§ Requirement:
Within the data below, find the string "Answer" and return each line where it occurs.

§ Data supplied:
***

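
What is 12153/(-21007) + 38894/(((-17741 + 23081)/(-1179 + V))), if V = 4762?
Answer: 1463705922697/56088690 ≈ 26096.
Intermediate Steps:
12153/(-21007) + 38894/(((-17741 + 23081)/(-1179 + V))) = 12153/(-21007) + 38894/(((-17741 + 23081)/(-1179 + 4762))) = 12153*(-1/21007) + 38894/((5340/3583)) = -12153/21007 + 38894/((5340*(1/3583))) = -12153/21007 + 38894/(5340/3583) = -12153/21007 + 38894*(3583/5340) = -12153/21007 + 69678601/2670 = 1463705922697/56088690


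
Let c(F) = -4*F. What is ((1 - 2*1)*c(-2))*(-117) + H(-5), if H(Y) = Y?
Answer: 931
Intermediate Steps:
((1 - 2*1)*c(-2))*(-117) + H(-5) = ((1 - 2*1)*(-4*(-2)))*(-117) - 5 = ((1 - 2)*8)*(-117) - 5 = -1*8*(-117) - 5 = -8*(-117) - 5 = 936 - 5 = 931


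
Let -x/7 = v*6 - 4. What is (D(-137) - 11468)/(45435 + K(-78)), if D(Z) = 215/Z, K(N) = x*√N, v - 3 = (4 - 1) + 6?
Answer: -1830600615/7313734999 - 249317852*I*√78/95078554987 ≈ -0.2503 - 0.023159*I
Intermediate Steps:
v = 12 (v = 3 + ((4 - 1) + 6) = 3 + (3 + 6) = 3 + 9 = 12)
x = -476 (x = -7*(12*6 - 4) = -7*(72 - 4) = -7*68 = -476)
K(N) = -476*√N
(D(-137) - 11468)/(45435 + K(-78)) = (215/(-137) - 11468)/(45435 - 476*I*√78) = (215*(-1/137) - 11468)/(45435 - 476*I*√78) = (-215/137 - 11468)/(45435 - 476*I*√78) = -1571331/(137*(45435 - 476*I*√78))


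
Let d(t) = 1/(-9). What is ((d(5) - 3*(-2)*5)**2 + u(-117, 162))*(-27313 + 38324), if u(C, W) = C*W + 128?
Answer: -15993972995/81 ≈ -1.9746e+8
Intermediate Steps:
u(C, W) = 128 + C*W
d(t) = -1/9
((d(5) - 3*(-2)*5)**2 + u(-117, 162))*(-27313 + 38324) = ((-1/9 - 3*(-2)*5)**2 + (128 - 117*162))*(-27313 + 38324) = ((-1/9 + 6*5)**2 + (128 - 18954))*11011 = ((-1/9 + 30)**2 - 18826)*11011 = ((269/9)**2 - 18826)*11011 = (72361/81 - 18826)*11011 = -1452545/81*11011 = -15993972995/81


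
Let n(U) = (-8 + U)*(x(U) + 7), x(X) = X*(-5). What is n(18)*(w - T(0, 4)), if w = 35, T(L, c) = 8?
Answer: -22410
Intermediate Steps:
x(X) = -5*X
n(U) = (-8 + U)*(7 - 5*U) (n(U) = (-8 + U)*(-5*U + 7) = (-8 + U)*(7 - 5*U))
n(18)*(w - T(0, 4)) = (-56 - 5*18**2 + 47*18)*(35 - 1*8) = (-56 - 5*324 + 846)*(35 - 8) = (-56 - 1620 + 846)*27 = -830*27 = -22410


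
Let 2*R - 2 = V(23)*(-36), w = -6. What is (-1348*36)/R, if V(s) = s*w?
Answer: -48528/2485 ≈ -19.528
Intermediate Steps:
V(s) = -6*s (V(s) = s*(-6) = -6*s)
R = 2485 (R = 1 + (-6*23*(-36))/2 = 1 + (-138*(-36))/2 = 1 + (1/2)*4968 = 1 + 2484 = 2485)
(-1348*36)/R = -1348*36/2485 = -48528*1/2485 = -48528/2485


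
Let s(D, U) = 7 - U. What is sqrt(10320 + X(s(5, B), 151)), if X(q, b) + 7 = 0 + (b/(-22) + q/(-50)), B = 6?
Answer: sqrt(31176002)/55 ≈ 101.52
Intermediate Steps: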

***

§ Your solution:
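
Answer: 1463705922697/56088690 ≈ 26096.
Answer: 931
Answer: -1830600615/7313734999 - 249317852*I*√78/95078554987 ≈ -0.2503 - 0.023159*I
Answer: -15993972995/81 ≈ -1.9746e+8
Answer: -22410
Answer: -48528/2485 ≈ -19.528
Answer: sqrt(31176002)/55 ≈ 101.52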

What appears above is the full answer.